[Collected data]
>>>

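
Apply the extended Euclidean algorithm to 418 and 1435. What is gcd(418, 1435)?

Euclidean algorithm:
1435 = 3*418 + 181
418 = 2*181 + 56
181 = 3*56 + 13
56 = 4*13 + 4
13 = 3*4 + 1
4 = 4*1 + 0
gcd(418, 1435) = 1.
Back-substituting:
1 = 13 − 3·4
1 = −3·56 + 13·13
1 = 13·181 − 42·56
1 = −42·418 + 97·181
1 = 97·1435 − 333·418
So 1 = (97)·1435 + (-333)·418.

1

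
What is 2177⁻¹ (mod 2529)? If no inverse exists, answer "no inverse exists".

Run Euclid on (2529, 2177):
2529 = 1*2177 + 352
2177 = 6*352 + 65
352 = 5*65 + 27
65 = 2*27 + 11
27 = 2*11 + 5
11 = 2*5 + 1
5 = 5*1 + 0
Since gcd(2177, 2529) = 1, back-substitute to write 1 as a combination:
1 = 11 − 2·5
1 = −2·27 + 5·11
1 = 5·65 − 12·27
1 = −12·352 + 65·65
1 = 65·2177 − 402·352
1 = −402·2529 + 467·2177
So 2177·467 ≡ 1 (mod 2529).

467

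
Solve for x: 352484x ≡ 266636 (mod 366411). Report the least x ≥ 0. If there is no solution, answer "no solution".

200248

First find gcd(352484, 366411):
366411 = 1*352484 + 13927
352484 = 25*13927 + 4309
13927 = 3*4309 + 1000
4309 = 4*1000 + 309
1000 = 3*309 + 73
309 = 4*73 + 17
73 = 4*17 + 5
17 = 3*5 + 2
5 = 2*2 + 1
2 = 2*1 + 0
gcd = 1, so a unique solution mod 366411 exists.
Back-substitute for the Bézout coefficients:
1 = 5 − 2·2
1 = −2·17 + 7·5
1 = 7·73 − 30·17
1 = −30·309 + 127·73
1 = 127·1000 − 411·309
1 = −411·4309 + 1771·1000
1 = 1771·13927 − 5724·4309
1 = −5724·352484 + 144871·13927
1 = 144871·366411 − 150595·352484
So 352484·(-150595) ≡ 1 (mod 366411), giving 352484⁻¹ ≡ 215816.
x ≡ 352484⁻¹·266636 ≡ 215816·266636 ≡ 200248 (mod 366411).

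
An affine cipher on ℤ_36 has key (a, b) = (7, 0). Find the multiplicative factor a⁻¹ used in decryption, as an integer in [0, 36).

Run Euclid on (36, 7):
36 = 5×7 + 1
7 = 7×1 + 0
The gcd is 1. Working backward:
1 = 36 − 5·7
So 7·(-5) ≡ 1 (mod 36), and -5 ≡ 31 (mod 36).

31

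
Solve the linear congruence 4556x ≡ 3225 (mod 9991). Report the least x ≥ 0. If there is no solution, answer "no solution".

First find gcd(4556, 9991):
9991 = 2×4556 + 879
4556 = 5×879 + 161
879 = 5×161 + 74
161 = 2×74 + 13
74 = 5×13 + 9
13 = 1×9 + 4
9 = 2×4 + 1
4 = 4×1 + 0
gcd = 1, so a unique solution mod 9991 exists.
Back-substitute for the Bézout coefficients:
1 = 9 − 2·4
1 = −2·13 + 3·9
1 = 3·74 − 17·13
1 = −17·161 + 37·74
1 = 37·879 − 202·161
1 = −202·4556 + 1047·879
1 = 1047·9991 − 2296·4556
So 4556·(-2296) ≡ 1 (mod 9991), giving 4556⁻¹ ≡ 7695.
x ≡ 4556⁻¹·3225 ≡ 7695·3225 ≡ 8722 (mod 9991).

8722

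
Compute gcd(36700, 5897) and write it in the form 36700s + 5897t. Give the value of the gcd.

Euclidean algorithm:
36700 = 6·5897 + 1318
5897 = 4·1318 + 625
1318 = 2·625 + 68
625 = 9·68 + 13
68 = 5·13 + 3
13 = 4·3 + 1
3 = 3·1 + 0
gcd(36700, 5897) = 1.
Back-substituting:
1 = 13 − 4·3
1 = −4·68 + 21·13
1 = 21·625 − 193·68
1 = −193·1318 + 407·625
1 = 407·5897 − 1821·1318
1 = −1821·36700 + 11333·5897
So 1 = (-1821)·36700 + (11333)·5897.

1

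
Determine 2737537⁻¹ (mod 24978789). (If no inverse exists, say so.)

Euclidean algorithm on 24978789, 2737537:
24978789 = 9·2737537 + 340956
2737537 = 8·340956 + 9889
340956 = 34·9889 + 4730
9889 = 2·4730 + 429
4730 = 11·429 + 11
429 = 39·11 + 0
Since gcd = 11 > 1, 2737537 is not a unit mod 24978789.

no inverse exists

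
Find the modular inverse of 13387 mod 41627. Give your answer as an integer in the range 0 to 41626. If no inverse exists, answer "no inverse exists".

Run Euclid on (41627, 13387):
41627 = 3*13387 + 1466
13387 = 9*1466 + 193
1466 = 7*193 + 115
193 = 1*115 + 78
115 = 1*78 + 37
78 = 2*37 + 4
37 = 9*4 + 1
4 = 4*1 + 0
The gcd is 1. Working backward:
1 = 37 − 9·4
1 = −9·78 + 19·37
1 = 19·115 − 28·78
1 = −28·193 + 47·115
1 = 47·1466 − 357·193
1 = −357·13387 + 3260·1466
1 = 3260·41627 − 10137·13387
Thus 13387·(-10137) ≡ 1 (mod 41627); reducing, -10137 mod 41627 = 31490.

31490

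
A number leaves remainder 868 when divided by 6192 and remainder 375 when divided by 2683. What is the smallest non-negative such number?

Write x = 868 + 6192·k. Then 6192·k ≡ 375 − 868 ≡ 2190 (mod 2683).
Need 6192⁻¹ mod 2683. Extended Euclid on (2683, 826):
2683 = 3*826 + 205
826 = 4*205 + 6
205 = 34*6 + 1
6 = 6*1 + 0
Back-substitute:
1 = 205 − 34·6
1 = −34·826 + 137·205
1 = 137·2683 − 445·826
6192⁻¹ ≡ 2238 (mod 2683), so k ≡ 2238·2190 ≡ 2062 (mod 2683).
x = 868 + 6192·2062 = 12768772.

12768772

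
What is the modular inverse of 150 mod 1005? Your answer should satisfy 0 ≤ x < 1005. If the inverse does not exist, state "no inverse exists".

Compute gcd(150, 1005):
1005 = 6×150 + 105
150 = 1×105 + 45
105 = 2×45 + 15
45 = 3×15 + 0
gcd(150, 1005) = 15 ≠ 1, so 150 has no multiplicative inverse modulo 1005.

no inverse exists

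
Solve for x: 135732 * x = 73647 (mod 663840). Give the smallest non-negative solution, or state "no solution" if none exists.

gcd(135732, 663840):
663840 = 4×135732 + 120912
135732 = 1×120912 + 14820
120912 = 8×14820 + 2352
14820 = 6×2352 + 708
2352 = 3×708 + 228
708 = 3×228 + 24
228 = 9×24 + 12
24 = 2×12 + 0
gcd = 12, but 12 ∤ 73647, so the congruence has no solution.

no solution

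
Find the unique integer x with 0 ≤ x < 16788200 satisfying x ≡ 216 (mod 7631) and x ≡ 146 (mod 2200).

Write x = 216 + 7631·k. Then 7631·k ≡ 146 − 216 ≡ 2130 (mod 2200).
Need 7631⁻¹ mod 2200. Extended Euclid on (2200, 1031):
2200 = 2×1031 + 138
1031 = 7×138 + 65
138 = 2×65 + 8
65 = 8×8 + 1
8 = 8×1 + 0
Back-substitute:
1 = 65 − 8·8
1 = −8·138 + 17·65
1 = 17·1031 − 127·138
1 = −127·2200 + 271·1031
7631⁻¹ ≡ 271 (mod 2200), so k ≡ 271·2130 ≡ 830 (mod 2200).
x = 216 + 7631·830 = 6333946.

6333946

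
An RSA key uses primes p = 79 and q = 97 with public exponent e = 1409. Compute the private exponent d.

1217

φ(n) = (p−1)(q−1) = 78·96 = 7488.
Need d with 1409·d ≡ 1 (mod 7488). Apply the extended Euclidean algorithm:
7488 = 5×1409 + 443
1409 = 3×443 + 80
443 = 5×80 + 43
80 = 1×43 + 37
43 = 1×37 + 6
37 = 6×6 + 1
6 = 6×1 + 0
Back-substitute:
1 = 37 − 6·6
1 = −6·43 + 7·37
1 = 7·80 − 13·43
1 = −13·443 + 72·80
1 = 72·1409 − 229·443
1 = −229·7488 + 1217·1409
So 1409·1217 ≡ 1 (mod 7488), hence d = 1217.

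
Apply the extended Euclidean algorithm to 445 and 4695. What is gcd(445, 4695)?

Repeated division:
4695 = 10*445 + 245
445 = 1*245 + 200
245 = 1*200 + 45
200 = 4*45 + 20
45 = 2*20 + 5
20 = 4*5 + 0
gcd(445, 4695) = 5.
Working backward:
5 = 45 − 2·20
5 = −2·200 + 9·45
5 = 9·245 − 11·200
5 = −11·445 + 20·245
5 = 20·4695 − 211·445
So 5 = (20)·4695 + (-211)·445.

5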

<<<

TASK GOAL: Only a verbatim transcription of the lines from the one containing "Apply the extended Euclidean algorithm to 445" through the last line of the records counts as the answer.

RESULT OF THIS TASK:
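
Apply the extended Euclidean algorithm to 445 and 4695. What is gcd(445, 4695)?

Repeated division:
4695 = 10*445 + 245
445 = 1*245 + 200
245 = 1*200 + 45
200 = 4*45 + 20
45 = 2*20 + 5
20 = 4*5 + 0
gcd(445, 4695) = 5.
Working backward:
5 = 45 − 2·20
5 = −2·200 + 9·45
5 = 9·245 − 11·200
5 = −11·445 + 20·245
5 = 20·4695 − 211·445
So 5 = (20)·4695 + (-211)·445.

5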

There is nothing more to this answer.